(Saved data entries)
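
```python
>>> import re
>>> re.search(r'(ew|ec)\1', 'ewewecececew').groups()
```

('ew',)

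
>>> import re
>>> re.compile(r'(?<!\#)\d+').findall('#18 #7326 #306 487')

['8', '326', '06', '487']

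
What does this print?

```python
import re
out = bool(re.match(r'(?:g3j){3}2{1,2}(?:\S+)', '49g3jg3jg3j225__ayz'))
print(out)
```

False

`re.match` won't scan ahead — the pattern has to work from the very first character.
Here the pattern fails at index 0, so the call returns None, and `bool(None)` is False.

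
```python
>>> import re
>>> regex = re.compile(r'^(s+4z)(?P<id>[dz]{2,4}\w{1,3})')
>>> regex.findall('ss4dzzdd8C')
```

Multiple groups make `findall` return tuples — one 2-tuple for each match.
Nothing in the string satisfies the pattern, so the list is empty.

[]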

...

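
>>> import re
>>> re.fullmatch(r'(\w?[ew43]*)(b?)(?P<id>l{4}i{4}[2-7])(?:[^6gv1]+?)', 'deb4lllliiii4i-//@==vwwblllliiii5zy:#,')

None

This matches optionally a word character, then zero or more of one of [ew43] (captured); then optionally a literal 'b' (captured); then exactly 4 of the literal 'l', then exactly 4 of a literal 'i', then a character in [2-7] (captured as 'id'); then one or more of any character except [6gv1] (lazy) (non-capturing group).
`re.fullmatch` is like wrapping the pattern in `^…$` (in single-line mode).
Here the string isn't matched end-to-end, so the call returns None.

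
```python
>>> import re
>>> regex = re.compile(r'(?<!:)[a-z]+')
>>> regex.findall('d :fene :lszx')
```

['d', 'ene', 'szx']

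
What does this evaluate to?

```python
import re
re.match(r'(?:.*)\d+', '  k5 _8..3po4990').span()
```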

**Task goal:** Which lines above include "regex"? Show each of them by copying it.

**Result:**
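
>>> regex = re.compile(r'^(s+4z)(?P<id>[dz]{2,4}\w{1,3})')
>>> regex.findall('ss4dzzdd8C')
>>> regex = re.compile(r'(?<!:)[a-z]+')
>>> regex.findall('d :fene :lszx')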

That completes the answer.